- Exercise inputs:
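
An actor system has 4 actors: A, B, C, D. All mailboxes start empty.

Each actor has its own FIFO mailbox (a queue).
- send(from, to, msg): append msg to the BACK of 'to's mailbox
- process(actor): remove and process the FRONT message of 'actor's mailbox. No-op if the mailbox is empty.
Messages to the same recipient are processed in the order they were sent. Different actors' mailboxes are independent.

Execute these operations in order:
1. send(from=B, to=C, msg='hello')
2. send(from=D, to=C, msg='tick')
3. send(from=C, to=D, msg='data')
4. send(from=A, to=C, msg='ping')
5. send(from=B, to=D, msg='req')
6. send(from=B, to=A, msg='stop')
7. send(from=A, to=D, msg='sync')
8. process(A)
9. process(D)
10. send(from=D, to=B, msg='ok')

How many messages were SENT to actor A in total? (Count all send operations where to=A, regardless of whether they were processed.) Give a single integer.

Answer: 1

Derivation:
After 1 (send(from=B, to=C, msg='hello')): A:[] B:[] C:[hello] D:[]
After 2 (send(from=D, to=C, msg='tick')): A:[] B:[] C:[hello,tick] D:[]
After 3 (send(from=C, to=D, msg='data')): A:[] B:[] C:[hello,tick] D:[data]
After 4 (send(from=A, to=C, msg='ping')): A:[] B:[] C:[hello,tick,ping] D:[data]
After 5 (send(from=B, to=D, msg='req')): A:[] B:[] C:[hello,tick,ping] D:[data,req]
After 6 (send(from=B, to=A, msg='stop')): A:[stop] B:[] C:[hello,tick,ping] D:[data,req]
After 7 (send(from=A, to=D, msg='sync')): A:[stop] B:[] C:[hello,tick,ping] D:[data,req,sync]
After 8 (process(A)): A:[] B:[] C:[hello,tick,ping] D:[data,req,sync]
After 9 (process(D)): A:[] B:[] C:[hello,tick,ping] D:[req,sync]
After 10 (send(from=D, to=B, msg='ok')): A:[] B:[ok] C:[hello,tick,ping] D:[req,sync]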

- Work to be completed: All of the records are to be reproduced exactly as they were given.

- Solution for this exercise:
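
An actor system has 4 actors: A, B, C, D. All mailboxes start empty.

Each actor has its own FIFO mailbox (a queue).
- send(from, to, msg): append msg to the BACK of 'to's mailbox
- process(actor): remove and process the FRONT message of 'actor's mailbox. No-op if the mailbox is empty.
Messages to the same recipient are processed in the order they were sent. Different actors' mailboxes are independent.

Execute these operations in order:
1. send(from=B, to=C, msg='hello')
2. send(from=D, to=C, msg='tick')
3. send(from=C, to=D, msg='data')
4. send(from=A, to=C, msg='ping')
5. send(from=B, to=D, msg='req')
6. send(from=B, to=A, msg='stop')
7. send(from=A, to=D, msg='sync')
8. process(A)
9. process(D)
10. send(from=D, to=B, msg='ok')

How many messages were SENT to actor A in total? (Count all send operations where to=A, regardless of whether they were processed.) Give a single integer.

Answer: 1

Derivation:
After 1 (send(from=B, to=C, msg='hello')): A:[] B:[] C:[hello] D:[]
After 2 (send(from=D, to=C, msg='tick')): A:[] B:[] C:[hello,tick] D:[]
After 3 (send(from=C, to=D, msg='data')): A:[] B:[] C:[hello,tick] D:[data]
After 4 (send(from=A, to=C, msg='ping')): A:[] B:[] C:[hello,tick,ping] D:[data]
After 5 (send(from=B, to=D, msg='req')): A:[] B:[] C:[hello,tick,ping] D:[data,req]
After 6 (send(from=B, to=A, msg='stop')): A:[stop] B:[] C:[hello,tick,ping] D:[data,req]
After 7 (send(from=A, to=D, msg='sync')): A:[stop] B:[] C:[hello,tick,ping] D:[data,req,sync]
After 8 (process(A)): A:[] B:[] C:[hello,tick,ping] D:[data,req,sync]
After 9 (process(D)): A:[] B:[] C:[hello,tick,ping] D:[req,sync]
After 10 (send(from=D, to=B, msg='ok')): A:[] B:[ok] C:[hello,tick,ping] D:[req,sync]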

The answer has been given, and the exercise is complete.